◆ **Instructions for the task**: The answer should consist of all the records, written out word for word.
──────── Material for this exercise ────────
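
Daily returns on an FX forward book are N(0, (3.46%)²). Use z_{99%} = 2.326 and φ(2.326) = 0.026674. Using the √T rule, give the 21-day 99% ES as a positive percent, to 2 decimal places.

42.29%

σ_{21d} = 3.46% × √21 = 15.856%.
ES multiplier = φ(z)/(1−α) = 0.026674/0.01 = 2.667.
ES = 15.856% × 2.667 = 42.288%.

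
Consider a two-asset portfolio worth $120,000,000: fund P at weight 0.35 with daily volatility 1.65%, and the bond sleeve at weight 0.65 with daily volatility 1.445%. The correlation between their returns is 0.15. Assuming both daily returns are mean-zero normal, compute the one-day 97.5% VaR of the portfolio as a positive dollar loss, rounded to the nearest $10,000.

σ_p² = 0.35²·1.65² + 0.65²·1.445² + 2·0.15·0.35·0.65·1.65·1.445 = 1.3784 (%²).
σ_p = √1.3784 = 1.174%.
At 97.5%, z = 1.960.
VaR = 1.960 × 1.174% = 2.301%; on $120,000,000 that is $2,761,200.

$2,760,000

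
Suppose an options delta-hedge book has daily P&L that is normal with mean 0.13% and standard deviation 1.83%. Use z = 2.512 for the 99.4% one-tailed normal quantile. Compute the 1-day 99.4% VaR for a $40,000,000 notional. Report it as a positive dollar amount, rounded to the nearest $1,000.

VaR = −μ + z·σ = −(0.13%) + 2.512 × 1.83% = 4.467%.
On $40,000,000: 0.04467 × $40,000,000 = $1,786,800.

$1,787,000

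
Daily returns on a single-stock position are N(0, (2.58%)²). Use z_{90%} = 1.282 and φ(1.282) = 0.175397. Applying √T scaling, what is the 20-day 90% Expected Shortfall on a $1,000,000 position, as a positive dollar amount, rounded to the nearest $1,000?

σ_{20d} = 2.58% × √20 = 11.538%.
ES multiplier = φ(z)/(1−α) = 0.175397/0.1 = 1.754.
ES = 11.538% × 1.754 = 20.238%; on $1,000,000: $202,380.

$202,000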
────────
◆ **Written response**:
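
Daily returns on an FX forward book are N(0, (3.46%)²). Use z_{99%} = 2.326 and φ(2.326) = 0.026674. Using the √T rule, give the 21-day 99% ES as a positive percent, to 2 decimal places.

42.29%

σ_{21d} = 3.46% × √21 = 15.856%.
ES multiplier = φ(z)/(1−α) = 0.026674/0.01 = 2.667.
ES = 15.856% × 2.667 = 42.288%.

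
Consider a two-asset portfolio worth $120,000,000: fund P at weight 0.35 with daily volatility 1.65%, and the bond sleeve at weight 0.65 with daily volatility 1.445%. The correlation between their returns is 0.15. Assuming both daily returns are mean-zero normal, compute the one-day 97.5% VaR of the portfolio as a positive dollar loss, rounded to the nearest $10,000.

σ_p² = 0.35²·1.65² + 0.65²·1.445² + 2·0.15·0.35·0.65·1.65·1.445 = 1.3784 (%²).
σ_p = √1.3784 = 1.174%.
At 97.5%, z = 1.960.
VaR = 1.960 × 1.174% = 2.301%; on $120,000,000 that is $2,761,200.

$2,760,000

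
Suppose an options delta-hedge book has daily P&L that is normal with mean 0.13% and standard deviation 1.83%. Use z = 2.512 for the 99.4% one-tailed normal quantile. Compute the 1-day 99.4% VaR for a $40,000,000 notional. Report it as a positive dollar amount, rounded to the nearest $1,000.

VaR = −μ + z·σ = −(0.13%) + 2.512 × 1.83% = 4.467%.
On $40,000,000: 0.04467 × $40,000,000 = $1,786,800.

$1,787,000

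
Daily returns on a single-stock position are N(0, (2.58%)²). Use z_{90%} = 1.282 and φ(1.282) = 0.175397. Applying √T scaling, what is the 20-day 90% Expected Shortfall on a $1,000,000 position, as a positive dollar amount, rounded to the nearest $1,000?

σ_{20d} = 2.58% × √20 = 11.538%.
ES multiplier = φ(z)/(1−α) = 0.175397/0.1 = 1.754.
ES = 11.538% × 1.754 = 20.238%; on $1,000,000: $202,380.

$202,000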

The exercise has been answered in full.